--- START ---

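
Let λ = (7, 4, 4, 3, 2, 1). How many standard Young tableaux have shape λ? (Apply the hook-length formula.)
# SYT of shape (7, 4, 4, 3, 2, 1) = 814773960

Hook-length formula: f^λ = n! / Π hook(c), product over all cells c of the Young diagram. For λ = (7, 4, 4, 3, 2, 1), n = 21 boxes. Hook lengths by row (left-to-right, top-to-bottom): [12, 10, 8, 6, 3, 2, 1]; [8, 6, 4, 2]; [7, 5, 3, 1]; [5, 3, 1]; [3, 1]; [1]. Product of hooks = 62705664000. So f^λ = 21! / 62705664000 = 51090942171709440000 / 62705664000 = 814773960.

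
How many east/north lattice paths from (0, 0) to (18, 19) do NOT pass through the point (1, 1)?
Number of paths = 8597496600

Total paths from (0, 0) to (18, 19): C(37, 18) = 17672631900. Paths through (1, 1): (paths (0, 0) → (1, 1)) × (paths (1, 1) → (18, 19)) = C(2, 1) · C(35, 17) = 2 · 4537567650 = 9075135300. Avoidance count = 17672631900 − 9075135300 = 8597496600.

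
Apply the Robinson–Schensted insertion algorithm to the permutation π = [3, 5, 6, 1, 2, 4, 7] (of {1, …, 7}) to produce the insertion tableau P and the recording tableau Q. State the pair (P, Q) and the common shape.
P = [1, 2, 4, 7] / [3, 5, 6];  Q = [1, 2, 3, 7] / [4, 5, 6];  common shape = (4, 3)

Row-insert the values π_1, π_2, … into P one at a time, bumping the leftmost entry strictly greater than the inserted value down to the next row. The recording tableau Q records, in position (i, j), the step at which that cell was added to P.
  Insert 3 (step 1): P = [3];  Q = [1]
  Insert 5 (step 2): P = [3, 5];  Q = [1, 2]
  Insert 6 (step 3): P = [3, 5, 6];  Q = [1, 2, 3]
  Insert 1 (step 4): P = [1, 5, 6] / [3];  Q = [1, 2, 3] / [4]
  Insert 2 (step 5): P = [1, 2, 6] / [3, 5];  Q = [1, 2, 3] / [4, 5]
  Insert 4 (step 6): P = [1, 2, 4] / [3, 5, 6];  Q = [1, 2, 3] / [4, 5, 6]
  Insert 7 (step 7): P = [1, 2, 4, 7] / [3, 5, 6];  Q = [1, 2, 3, 7] / [4, 5, 6]
Final shape: (4, 3).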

--- END ---

WHAT THE TASK ASKS:
Keeping each word as given, write out the material above.

RESPONSE AREA:
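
Let λ = (7, 4, 4, 3, 2, 1). How many standard Young tableaux have shape λ? (Apply the hook-length formula.)
# SYT of shape (7, 4, 4, 3, 2, 1) = 814773960

Hook-length formula: f^λ = n! / Π hook(c), product over all cells c of the Young diagram. For λ = (7, 4, 4, 3, 2, 1), n = 21 boxes. Hook lengths by row (left-to-right, top-to-bottom): [12, 10, 8, 6, 3, 2, 1]; [8, 6, 4, 2]; [7, 5, 3, 1]; [5, 3, 1]; [3, 1]; [1]. Product of hooks = 62705664000. So f^λ = 21! / 62705664000 = 51090942171709440000 / 62705664000 = 814773960.

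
How many east/north lattice paths from (0, 0) to (18, 19) do NOT pass through the point (1, 1)?
Number of paths = 8597496600

Total paths from (0, 0) to (18, 19): C(37, 18) = 17672631900. Paths through (1, 1): (paths (0, 0) → (1, 1)) × (paths (1, 1) → (18, 19)) = C(2, 1) · C(35, 17) = 2 · 4537567650 = 9075135300. Avoidance count = 17672631900 − 9075135300 = 8597496600.

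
Apply the Robinson–Schensted insertion algorithm to the permutation π = [3, 5, 6, 1, 2, 4, 7] (of {1, …, 7}) to produce the insertion tableau P and the recording tableau Q. State the pair (P, Q) and the common shape.
P = [1, 2, 4, 7] / [3, 5, 6];  Q = [1, 2, 3, 7] / [4, 5, 6];  common shape = (4, 3)

Row-insert the values π_1, π_2, … into P one at a time, bumping the leftmost entry strictly greater than the inserted value down to the next row. The recording tableau Q records, in position (i, j), the step at which that cell was added to P.
  Insert 3 (step 1): P = [3];  Q = [1]
  Insert 5 (step 2): P = [3, 5];  Q = [1, 2]
  Insert 6 (step 3): P = [3, 5, 6];  Q = [1, 2, 3]
  Insert 1 (step 4): P = [1, 5, 6] / [3];  Q = [1, 2, 3] / [4]
  Insert 2 (step 5): P = [1, 2, 6] / [3, 5];  Q = [1, 2, 3] / [4, 5]
  Insert 4 (step 6): P = [1, 2, 4] / [3, 5, 6];  Q = [1, 2, 3] / [4, 5, 6]
  Insert 7 (step 7): P = [1, 2, 4, 7] / [3, 5, 6];  Q = [1, 2, 3, 7] / [4, 5, 6]
Final shape: (4, 3).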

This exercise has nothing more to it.